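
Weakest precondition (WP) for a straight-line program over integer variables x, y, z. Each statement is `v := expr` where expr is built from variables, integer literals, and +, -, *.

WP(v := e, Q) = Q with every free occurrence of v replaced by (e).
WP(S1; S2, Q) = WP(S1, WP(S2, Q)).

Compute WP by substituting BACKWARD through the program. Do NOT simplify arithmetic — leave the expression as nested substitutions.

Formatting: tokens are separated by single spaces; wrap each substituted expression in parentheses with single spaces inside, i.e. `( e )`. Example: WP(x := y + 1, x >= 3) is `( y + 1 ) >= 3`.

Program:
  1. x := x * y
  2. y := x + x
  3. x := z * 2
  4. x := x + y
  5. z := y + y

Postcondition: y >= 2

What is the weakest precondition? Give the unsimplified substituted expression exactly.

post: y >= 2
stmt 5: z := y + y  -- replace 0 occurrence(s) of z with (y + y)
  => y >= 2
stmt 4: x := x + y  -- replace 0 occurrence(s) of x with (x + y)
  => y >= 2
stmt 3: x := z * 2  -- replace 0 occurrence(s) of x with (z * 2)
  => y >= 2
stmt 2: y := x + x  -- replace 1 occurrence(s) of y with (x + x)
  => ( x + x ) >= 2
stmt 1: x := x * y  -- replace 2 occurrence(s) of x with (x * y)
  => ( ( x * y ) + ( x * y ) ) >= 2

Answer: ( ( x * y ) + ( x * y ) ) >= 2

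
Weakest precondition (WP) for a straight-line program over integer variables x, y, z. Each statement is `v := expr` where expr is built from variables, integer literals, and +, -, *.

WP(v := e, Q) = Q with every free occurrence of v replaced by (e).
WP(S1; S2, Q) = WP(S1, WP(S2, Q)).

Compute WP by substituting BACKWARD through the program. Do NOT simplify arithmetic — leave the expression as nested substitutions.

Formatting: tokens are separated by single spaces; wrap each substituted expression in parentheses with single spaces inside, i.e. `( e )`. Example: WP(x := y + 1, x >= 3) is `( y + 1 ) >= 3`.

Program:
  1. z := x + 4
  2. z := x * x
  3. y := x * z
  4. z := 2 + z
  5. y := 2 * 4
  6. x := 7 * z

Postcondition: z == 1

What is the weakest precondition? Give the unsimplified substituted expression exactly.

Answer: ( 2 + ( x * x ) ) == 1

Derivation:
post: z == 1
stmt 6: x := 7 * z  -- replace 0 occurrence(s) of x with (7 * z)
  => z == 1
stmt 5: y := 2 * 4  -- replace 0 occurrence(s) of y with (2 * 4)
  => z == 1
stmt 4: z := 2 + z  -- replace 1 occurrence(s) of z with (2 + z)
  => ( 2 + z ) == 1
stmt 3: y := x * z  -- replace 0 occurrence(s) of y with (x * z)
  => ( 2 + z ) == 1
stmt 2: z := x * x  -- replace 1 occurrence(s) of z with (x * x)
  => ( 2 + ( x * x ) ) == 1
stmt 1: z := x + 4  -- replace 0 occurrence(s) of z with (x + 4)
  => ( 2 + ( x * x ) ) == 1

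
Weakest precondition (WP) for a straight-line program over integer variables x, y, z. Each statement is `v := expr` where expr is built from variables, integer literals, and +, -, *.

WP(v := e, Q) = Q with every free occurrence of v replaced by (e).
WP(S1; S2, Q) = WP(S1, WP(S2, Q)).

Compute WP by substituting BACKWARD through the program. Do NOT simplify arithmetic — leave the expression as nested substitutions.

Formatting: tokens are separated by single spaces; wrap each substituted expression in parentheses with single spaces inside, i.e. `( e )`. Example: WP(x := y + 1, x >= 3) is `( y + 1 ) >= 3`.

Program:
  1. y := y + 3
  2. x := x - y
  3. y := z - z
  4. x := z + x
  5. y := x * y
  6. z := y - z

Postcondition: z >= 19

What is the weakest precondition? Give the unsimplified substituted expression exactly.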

+ + +

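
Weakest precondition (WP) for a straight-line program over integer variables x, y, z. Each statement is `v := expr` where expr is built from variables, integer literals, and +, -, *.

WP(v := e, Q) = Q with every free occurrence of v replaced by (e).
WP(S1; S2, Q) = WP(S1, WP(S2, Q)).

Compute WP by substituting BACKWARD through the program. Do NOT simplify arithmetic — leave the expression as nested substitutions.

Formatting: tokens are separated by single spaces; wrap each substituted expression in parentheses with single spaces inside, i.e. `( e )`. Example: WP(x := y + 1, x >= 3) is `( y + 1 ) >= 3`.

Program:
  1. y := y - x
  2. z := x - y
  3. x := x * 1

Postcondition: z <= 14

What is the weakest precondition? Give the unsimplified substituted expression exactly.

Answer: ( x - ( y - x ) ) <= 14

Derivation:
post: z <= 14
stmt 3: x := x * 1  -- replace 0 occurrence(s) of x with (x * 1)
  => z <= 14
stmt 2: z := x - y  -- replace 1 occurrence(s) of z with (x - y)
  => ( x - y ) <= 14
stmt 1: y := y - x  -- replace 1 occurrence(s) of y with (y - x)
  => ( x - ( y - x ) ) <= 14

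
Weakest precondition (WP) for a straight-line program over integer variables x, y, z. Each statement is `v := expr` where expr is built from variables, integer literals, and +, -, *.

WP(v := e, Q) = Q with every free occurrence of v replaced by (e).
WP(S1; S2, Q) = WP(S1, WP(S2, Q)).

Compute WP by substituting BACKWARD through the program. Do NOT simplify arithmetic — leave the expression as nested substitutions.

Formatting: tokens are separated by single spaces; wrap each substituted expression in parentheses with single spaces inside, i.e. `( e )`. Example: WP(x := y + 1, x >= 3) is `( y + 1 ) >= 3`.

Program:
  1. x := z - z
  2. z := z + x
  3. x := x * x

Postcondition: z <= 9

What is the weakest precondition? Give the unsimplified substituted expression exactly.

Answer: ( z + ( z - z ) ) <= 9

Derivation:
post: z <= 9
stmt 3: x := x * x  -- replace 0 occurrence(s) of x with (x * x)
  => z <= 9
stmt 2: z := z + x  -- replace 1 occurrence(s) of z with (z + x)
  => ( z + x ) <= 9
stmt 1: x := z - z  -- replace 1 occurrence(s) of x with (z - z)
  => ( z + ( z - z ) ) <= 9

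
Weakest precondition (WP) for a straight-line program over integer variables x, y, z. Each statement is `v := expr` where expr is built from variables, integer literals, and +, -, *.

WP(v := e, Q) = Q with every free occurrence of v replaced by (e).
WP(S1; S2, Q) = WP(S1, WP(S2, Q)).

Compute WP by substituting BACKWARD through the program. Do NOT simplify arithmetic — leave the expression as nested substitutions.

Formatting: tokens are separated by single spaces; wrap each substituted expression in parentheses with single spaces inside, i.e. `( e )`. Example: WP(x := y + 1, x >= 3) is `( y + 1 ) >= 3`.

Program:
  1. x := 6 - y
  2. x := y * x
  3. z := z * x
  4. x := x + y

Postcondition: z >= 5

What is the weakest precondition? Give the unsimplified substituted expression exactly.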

+ + +

# EXERCISE DESCRIPTION
For the entries above, count the lines that contain the string "Postcondition", and state that number without further comment.

# TASK SOLUTION
6